EXERCISE INPUT Block Start

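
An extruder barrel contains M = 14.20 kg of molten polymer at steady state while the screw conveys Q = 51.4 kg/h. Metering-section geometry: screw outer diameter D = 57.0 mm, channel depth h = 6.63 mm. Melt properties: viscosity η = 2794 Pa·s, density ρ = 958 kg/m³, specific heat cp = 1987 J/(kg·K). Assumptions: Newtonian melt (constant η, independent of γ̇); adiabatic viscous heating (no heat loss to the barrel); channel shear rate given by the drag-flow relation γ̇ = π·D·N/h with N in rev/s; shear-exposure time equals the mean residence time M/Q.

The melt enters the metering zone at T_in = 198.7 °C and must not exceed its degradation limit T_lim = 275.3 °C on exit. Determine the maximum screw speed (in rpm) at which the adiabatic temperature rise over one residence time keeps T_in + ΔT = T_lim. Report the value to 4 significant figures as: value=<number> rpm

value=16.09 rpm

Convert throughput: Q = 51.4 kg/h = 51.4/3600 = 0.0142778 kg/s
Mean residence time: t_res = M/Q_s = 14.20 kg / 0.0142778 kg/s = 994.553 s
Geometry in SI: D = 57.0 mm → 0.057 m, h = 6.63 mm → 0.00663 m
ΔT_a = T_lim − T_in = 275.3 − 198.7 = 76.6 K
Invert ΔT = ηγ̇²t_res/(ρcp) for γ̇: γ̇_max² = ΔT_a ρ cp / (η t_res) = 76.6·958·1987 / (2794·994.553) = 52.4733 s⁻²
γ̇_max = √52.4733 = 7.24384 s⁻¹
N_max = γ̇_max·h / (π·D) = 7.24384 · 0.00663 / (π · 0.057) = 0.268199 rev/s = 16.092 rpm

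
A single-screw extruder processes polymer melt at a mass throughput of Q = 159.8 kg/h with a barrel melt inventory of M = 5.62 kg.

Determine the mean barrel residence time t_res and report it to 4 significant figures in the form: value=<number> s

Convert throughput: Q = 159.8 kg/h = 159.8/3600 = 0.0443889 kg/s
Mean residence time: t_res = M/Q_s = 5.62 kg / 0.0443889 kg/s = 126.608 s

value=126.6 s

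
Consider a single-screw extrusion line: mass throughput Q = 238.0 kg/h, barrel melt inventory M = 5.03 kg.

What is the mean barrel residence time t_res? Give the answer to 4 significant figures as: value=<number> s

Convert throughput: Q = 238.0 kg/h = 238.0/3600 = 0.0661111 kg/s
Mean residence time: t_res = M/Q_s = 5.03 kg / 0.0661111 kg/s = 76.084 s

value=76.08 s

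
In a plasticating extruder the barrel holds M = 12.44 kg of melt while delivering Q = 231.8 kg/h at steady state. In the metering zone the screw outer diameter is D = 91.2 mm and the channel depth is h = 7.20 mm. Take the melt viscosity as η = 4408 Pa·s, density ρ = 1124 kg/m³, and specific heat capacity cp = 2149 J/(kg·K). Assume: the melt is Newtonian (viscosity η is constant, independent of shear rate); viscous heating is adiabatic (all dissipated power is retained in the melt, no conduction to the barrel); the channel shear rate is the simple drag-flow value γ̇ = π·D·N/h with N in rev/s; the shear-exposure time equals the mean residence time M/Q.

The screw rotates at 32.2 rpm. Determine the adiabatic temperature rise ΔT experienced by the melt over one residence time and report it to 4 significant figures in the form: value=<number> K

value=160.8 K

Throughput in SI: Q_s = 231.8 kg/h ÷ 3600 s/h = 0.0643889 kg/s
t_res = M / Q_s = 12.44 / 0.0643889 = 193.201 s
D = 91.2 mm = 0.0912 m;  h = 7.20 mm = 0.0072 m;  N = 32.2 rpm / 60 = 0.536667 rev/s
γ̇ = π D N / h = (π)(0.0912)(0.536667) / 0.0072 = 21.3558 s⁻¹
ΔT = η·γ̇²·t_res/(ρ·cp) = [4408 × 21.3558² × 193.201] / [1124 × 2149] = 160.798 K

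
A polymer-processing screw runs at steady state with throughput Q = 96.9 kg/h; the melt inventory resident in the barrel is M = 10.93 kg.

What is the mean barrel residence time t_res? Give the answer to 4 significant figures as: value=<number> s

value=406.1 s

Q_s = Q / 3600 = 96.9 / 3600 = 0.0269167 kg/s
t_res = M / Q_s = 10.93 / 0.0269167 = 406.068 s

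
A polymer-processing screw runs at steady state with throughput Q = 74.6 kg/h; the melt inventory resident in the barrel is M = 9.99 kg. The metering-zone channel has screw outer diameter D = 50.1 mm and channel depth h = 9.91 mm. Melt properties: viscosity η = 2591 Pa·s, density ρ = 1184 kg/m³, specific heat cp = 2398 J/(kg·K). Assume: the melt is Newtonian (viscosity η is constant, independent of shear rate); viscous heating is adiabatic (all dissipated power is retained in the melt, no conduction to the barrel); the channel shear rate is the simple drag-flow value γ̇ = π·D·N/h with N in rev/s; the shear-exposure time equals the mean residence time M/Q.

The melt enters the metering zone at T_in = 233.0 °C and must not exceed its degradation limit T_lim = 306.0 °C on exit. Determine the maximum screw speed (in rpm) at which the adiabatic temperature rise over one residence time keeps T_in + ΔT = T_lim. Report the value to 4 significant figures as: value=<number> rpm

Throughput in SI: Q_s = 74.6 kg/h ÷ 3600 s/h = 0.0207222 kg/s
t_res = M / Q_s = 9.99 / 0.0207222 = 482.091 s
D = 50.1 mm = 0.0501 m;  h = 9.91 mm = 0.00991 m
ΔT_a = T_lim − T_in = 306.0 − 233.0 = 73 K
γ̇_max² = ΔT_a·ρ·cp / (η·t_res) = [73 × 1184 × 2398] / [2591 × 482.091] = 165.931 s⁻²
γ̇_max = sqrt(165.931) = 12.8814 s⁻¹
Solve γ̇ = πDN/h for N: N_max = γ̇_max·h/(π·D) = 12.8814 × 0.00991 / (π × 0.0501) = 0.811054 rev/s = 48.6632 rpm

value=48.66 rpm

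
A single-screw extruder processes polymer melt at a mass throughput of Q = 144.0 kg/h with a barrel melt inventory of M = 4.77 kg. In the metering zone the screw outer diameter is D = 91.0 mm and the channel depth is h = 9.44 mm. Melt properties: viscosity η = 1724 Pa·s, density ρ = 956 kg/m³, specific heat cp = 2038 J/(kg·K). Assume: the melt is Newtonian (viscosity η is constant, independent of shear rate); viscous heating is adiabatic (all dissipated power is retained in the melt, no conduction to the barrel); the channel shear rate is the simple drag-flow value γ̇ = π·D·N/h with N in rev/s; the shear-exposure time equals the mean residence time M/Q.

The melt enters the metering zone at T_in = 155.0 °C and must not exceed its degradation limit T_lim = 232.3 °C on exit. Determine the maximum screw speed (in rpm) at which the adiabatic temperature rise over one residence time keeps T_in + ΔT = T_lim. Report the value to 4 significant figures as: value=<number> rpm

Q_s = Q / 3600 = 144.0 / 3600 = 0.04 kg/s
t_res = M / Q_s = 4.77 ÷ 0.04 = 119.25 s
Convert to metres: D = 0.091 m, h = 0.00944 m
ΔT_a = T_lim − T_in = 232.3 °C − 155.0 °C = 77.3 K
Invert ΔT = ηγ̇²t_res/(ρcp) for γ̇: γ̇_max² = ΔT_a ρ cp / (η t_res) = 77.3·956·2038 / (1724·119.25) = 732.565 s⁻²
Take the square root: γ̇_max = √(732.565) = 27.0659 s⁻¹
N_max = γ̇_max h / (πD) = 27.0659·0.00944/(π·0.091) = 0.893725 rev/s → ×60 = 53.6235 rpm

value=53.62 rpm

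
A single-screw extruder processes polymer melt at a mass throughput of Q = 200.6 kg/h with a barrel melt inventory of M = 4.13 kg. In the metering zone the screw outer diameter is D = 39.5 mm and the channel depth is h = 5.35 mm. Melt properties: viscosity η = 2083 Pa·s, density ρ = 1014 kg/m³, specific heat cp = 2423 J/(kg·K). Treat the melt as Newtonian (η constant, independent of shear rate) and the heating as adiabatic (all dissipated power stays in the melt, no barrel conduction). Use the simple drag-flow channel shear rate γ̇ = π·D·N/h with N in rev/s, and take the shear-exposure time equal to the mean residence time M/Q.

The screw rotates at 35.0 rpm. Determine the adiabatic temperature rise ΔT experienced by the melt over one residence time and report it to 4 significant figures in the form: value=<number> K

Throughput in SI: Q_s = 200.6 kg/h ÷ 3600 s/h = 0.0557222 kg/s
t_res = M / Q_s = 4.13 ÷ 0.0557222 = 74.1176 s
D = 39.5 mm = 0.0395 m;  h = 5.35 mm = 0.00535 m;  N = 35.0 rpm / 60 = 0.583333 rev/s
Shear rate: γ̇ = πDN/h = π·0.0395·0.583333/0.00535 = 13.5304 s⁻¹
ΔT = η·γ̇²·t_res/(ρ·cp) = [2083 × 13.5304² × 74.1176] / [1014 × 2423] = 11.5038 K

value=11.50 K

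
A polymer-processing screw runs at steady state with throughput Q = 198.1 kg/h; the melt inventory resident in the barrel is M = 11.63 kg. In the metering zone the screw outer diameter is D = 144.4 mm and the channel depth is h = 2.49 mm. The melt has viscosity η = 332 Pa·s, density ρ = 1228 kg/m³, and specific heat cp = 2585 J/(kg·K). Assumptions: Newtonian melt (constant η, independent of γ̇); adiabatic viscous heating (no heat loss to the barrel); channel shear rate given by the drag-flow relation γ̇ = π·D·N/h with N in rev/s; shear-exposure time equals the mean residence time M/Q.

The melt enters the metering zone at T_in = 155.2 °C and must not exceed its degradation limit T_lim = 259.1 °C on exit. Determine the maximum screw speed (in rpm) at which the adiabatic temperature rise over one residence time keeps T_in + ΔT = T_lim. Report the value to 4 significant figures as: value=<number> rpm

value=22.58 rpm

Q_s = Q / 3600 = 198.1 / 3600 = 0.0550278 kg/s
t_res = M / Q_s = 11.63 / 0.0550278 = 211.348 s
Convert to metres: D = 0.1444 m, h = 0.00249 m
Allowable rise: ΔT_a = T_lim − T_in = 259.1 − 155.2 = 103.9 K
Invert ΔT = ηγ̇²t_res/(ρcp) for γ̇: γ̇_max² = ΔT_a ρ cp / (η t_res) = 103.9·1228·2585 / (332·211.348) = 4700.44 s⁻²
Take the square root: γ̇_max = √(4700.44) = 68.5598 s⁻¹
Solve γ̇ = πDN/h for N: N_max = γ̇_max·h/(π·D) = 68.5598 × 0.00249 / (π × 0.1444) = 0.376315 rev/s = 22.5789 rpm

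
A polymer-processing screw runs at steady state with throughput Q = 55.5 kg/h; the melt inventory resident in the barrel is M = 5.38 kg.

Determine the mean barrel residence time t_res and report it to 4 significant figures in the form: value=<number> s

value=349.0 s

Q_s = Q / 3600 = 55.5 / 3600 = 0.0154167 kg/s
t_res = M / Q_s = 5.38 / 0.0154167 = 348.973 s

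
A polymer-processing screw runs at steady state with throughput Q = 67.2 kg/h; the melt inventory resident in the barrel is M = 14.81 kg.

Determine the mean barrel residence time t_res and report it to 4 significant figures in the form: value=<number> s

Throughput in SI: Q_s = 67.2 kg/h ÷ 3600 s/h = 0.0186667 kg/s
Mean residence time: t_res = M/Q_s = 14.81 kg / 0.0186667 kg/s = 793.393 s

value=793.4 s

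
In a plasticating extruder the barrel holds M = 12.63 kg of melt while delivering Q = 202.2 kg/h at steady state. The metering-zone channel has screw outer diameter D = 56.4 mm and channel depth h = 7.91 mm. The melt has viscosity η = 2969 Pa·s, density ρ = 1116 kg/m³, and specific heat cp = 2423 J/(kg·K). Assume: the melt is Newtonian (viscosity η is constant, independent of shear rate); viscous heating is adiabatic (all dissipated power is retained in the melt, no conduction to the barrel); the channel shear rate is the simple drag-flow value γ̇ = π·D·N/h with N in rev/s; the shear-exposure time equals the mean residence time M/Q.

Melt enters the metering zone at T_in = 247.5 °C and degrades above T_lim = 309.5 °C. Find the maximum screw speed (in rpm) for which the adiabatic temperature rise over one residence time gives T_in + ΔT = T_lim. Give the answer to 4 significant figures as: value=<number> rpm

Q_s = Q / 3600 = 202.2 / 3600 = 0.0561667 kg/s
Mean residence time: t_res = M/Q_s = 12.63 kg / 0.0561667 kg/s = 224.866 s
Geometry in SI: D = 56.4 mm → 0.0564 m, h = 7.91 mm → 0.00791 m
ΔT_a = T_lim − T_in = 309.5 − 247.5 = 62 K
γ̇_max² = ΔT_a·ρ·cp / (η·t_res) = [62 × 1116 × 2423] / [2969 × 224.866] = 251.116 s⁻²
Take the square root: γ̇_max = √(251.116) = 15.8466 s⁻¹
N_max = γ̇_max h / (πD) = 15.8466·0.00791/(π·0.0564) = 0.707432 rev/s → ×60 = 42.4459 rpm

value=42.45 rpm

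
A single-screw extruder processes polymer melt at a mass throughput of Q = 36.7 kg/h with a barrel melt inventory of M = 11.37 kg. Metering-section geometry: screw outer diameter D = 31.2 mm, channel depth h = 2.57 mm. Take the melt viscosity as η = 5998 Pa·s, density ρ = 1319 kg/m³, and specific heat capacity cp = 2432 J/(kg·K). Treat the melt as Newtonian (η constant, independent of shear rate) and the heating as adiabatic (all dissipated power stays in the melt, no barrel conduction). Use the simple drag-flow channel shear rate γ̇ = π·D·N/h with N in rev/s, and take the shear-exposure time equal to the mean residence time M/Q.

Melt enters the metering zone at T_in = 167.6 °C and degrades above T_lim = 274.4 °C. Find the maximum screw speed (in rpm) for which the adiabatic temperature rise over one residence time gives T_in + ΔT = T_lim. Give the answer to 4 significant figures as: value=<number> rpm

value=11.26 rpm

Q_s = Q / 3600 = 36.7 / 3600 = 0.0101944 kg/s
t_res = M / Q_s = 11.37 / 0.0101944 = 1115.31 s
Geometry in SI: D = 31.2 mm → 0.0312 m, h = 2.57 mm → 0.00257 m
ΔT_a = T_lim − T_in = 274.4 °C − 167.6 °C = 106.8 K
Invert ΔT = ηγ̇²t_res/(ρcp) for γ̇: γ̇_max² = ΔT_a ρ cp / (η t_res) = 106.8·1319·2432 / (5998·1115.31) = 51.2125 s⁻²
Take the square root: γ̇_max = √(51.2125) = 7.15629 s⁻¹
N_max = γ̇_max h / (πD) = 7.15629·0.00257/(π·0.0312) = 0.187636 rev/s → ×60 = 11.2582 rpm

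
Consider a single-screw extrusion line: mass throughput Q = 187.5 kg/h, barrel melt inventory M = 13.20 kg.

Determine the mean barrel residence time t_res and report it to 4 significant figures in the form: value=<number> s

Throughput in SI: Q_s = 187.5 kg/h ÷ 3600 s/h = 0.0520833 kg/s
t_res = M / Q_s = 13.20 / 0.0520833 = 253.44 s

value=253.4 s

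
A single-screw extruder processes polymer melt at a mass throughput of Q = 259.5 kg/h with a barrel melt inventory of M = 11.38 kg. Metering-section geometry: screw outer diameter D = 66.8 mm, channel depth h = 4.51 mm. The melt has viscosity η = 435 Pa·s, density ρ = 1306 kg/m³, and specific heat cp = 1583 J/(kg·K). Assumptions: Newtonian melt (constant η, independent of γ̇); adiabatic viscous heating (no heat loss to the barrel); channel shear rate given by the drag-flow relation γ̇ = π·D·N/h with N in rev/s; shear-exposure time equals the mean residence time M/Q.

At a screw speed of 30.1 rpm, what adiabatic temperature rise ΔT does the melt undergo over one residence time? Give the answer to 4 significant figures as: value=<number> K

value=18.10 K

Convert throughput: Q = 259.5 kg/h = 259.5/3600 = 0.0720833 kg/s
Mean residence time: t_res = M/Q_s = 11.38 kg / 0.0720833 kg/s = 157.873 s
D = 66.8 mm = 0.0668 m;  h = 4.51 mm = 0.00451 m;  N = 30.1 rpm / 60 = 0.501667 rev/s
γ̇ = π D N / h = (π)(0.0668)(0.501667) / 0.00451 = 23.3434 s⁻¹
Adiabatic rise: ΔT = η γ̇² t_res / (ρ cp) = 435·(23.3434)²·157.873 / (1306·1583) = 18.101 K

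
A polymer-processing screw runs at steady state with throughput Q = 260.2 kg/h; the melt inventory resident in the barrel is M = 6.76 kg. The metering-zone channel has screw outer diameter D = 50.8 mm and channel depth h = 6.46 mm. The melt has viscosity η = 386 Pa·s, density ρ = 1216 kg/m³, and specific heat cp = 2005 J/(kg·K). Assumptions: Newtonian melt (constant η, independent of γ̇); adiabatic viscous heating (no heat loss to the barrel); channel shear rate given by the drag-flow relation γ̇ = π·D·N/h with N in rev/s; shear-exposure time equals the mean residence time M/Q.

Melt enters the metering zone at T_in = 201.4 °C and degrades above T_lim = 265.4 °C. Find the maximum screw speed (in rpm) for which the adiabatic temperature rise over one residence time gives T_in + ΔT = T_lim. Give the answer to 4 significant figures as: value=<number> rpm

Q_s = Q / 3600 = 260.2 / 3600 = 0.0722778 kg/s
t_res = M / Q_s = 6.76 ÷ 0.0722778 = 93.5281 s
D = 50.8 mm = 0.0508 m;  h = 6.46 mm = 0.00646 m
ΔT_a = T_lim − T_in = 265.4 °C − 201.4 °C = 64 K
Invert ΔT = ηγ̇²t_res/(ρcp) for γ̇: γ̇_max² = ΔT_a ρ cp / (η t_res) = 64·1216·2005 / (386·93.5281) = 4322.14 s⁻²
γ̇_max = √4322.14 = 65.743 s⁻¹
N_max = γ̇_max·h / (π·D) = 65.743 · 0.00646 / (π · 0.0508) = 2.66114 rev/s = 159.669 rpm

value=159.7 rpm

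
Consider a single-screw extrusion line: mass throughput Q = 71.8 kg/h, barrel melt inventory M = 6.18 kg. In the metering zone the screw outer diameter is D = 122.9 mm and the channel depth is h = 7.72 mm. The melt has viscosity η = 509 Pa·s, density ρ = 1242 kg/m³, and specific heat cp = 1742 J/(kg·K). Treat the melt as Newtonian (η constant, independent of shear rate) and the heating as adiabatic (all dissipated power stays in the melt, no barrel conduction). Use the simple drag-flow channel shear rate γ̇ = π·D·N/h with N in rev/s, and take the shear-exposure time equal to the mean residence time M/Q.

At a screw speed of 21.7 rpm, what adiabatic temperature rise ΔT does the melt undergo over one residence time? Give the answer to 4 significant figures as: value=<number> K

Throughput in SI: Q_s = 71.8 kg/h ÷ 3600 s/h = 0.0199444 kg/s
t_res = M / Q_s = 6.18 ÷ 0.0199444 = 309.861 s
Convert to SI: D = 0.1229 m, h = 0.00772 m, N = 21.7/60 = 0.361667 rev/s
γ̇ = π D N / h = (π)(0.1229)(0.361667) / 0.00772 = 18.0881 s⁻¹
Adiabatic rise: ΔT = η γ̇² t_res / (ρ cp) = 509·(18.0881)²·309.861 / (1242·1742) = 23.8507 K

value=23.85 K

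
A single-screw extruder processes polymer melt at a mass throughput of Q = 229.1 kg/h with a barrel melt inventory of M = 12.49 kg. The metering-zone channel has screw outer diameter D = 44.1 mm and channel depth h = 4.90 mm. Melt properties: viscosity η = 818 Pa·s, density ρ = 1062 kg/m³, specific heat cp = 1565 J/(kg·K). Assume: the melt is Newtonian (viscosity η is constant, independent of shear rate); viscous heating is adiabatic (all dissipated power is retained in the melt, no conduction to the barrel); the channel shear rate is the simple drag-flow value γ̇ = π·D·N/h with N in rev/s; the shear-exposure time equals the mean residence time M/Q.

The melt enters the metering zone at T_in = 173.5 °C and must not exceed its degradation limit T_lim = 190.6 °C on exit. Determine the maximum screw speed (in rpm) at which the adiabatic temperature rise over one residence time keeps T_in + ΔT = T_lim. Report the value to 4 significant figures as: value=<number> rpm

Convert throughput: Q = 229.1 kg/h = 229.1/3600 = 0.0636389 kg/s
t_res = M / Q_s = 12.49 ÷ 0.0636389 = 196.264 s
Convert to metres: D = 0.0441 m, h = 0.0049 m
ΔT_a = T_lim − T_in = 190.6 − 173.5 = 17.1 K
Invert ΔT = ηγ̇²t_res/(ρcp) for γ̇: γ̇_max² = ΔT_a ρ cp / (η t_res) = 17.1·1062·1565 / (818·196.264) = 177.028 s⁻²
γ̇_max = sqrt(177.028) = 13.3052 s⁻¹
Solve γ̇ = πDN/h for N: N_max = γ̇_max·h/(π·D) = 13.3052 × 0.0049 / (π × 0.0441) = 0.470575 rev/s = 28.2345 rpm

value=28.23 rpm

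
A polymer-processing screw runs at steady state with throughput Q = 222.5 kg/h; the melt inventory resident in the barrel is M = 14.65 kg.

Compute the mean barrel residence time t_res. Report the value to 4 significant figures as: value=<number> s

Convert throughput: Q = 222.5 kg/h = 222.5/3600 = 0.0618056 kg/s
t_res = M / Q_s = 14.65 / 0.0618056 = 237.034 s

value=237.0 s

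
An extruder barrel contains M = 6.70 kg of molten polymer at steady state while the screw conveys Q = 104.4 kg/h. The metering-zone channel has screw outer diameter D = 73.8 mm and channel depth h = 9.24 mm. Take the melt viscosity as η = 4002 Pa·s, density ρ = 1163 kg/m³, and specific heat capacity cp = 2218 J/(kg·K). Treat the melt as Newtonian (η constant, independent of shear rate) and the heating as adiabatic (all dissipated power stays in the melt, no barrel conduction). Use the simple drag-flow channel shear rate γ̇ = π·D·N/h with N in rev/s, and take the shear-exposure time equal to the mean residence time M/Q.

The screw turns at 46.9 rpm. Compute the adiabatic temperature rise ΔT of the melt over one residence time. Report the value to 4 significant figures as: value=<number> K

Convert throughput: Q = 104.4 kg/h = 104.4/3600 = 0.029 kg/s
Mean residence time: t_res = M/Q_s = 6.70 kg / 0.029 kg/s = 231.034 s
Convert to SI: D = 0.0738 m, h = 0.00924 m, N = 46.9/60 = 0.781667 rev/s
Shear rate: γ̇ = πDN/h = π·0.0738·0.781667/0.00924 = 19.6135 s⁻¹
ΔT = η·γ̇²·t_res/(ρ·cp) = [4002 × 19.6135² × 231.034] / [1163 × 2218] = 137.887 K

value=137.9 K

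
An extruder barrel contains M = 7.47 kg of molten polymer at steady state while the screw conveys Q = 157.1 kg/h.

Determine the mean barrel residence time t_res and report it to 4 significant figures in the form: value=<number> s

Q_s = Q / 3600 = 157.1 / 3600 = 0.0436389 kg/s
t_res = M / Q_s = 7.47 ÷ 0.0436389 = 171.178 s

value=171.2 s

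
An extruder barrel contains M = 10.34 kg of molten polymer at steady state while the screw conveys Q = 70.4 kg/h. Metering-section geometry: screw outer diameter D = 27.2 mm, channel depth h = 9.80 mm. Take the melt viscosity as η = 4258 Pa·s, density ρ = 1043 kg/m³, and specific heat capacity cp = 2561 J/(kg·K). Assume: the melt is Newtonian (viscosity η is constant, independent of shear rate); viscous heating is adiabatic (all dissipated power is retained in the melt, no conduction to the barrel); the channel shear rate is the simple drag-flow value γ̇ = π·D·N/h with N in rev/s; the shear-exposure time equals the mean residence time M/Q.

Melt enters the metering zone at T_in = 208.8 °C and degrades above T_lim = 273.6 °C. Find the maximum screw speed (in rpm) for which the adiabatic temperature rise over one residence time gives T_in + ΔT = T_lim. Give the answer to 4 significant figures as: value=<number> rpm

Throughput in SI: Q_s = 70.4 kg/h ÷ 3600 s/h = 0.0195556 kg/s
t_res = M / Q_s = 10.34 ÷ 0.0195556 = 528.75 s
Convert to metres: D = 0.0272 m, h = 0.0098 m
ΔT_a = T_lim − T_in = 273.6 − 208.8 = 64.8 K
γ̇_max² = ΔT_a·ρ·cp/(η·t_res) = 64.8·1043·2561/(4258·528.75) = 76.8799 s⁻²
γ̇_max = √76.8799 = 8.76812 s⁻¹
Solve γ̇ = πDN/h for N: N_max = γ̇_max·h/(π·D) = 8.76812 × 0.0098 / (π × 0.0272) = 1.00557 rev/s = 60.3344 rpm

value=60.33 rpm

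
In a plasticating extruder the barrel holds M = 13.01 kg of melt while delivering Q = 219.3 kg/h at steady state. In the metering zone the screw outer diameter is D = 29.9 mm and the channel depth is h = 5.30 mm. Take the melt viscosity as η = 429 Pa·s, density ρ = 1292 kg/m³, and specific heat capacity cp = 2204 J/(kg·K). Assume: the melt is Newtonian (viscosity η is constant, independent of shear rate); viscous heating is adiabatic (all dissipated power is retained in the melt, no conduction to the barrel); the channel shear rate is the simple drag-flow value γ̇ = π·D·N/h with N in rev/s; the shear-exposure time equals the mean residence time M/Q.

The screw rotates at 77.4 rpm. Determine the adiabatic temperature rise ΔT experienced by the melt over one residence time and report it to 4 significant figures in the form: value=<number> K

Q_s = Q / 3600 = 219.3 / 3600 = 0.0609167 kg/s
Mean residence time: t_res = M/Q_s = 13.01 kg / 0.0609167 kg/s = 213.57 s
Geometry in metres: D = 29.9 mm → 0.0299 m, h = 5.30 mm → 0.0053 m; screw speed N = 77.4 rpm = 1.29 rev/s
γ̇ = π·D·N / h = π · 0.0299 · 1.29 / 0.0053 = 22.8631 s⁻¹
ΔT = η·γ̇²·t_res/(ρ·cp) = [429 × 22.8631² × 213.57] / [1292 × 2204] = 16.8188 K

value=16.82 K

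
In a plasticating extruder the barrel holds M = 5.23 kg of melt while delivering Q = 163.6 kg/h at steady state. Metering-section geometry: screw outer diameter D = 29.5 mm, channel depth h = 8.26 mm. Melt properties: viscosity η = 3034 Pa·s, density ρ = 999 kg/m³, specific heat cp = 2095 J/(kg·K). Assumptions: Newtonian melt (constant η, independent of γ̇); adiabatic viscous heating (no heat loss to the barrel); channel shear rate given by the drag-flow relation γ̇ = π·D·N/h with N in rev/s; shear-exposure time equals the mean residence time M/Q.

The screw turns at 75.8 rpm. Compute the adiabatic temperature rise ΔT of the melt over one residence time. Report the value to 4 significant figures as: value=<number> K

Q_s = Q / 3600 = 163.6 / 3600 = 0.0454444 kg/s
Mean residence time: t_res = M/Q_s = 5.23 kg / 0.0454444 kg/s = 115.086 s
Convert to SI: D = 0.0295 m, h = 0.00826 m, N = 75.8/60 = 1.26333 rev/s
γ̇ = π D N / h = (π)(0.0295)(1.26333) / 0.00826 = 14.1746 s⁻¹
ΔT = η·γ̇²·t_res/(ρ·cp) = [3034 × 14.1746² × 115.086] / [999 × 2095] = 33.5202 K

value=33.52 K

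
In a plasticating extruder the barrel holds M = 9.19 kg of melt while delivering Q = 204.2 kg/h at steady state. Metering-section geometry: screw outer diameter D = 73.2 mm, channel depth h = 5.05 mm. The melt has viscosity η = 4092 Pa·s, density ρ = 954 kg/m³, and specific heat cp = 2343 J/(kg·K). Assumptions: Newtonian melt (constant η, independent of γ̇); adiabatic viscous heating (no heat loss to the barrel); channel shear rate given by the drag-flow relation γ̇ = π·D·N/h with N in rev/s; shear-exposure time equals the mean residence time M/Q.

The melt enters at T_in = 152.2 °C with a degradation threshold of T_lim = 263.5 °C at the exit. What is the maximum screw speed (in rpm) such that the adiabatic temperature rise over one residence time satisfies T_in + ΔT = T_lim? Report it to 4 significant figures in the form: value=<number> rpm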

EXERCISE INPUT Block End

» **AIM OF THE TASK**
Give back precisely the lines above that start at the line containing "M = 13.20 kg." and end at the line containing "259.5 kg/h with", inclusive. No other lines belong in the output.

» **OUTPUT FOR THIS EXERCISE**
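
Consider a single-screw extrusion line: mass throughput Q = 187.5 kg/h, barrel melt inventory M = 13.20 kg.

Determine the mean barrel residence time t_res and report it to 4 significant figures in the form: value=<number> s

Throughput in SI: Q_s = 187.5 kg/h ÷ 3600 s/h = 0.0520833 kg/s
t_res = M / Q_s = 13.20 / 0.0520833 = 253.44 s

value=253.4 s

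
A single-screw extruder processes polymer melt at a mass throughput of Q = 259.5 kg/h with a barrel melt inventory of M = 11.38 kg. Metering-section geometry: screw outer diameter D = 66.8 mm, channel depth h = 4.51 mm. The melt has viscosity η = 435 Pa·s, density ρ = 1306 kg/m³, and specific heat cp = 1583 J/(kg·K). Assumptions: Newtonian melt (constant η, independent of γ̇); adiabatic viscous heating (no heat loss to the barrel); channel shear rate given by the drag-flow relation γ̇ = π·D·N/h with N in rev/s; shear-exposure time equals the mean residence time M/Q.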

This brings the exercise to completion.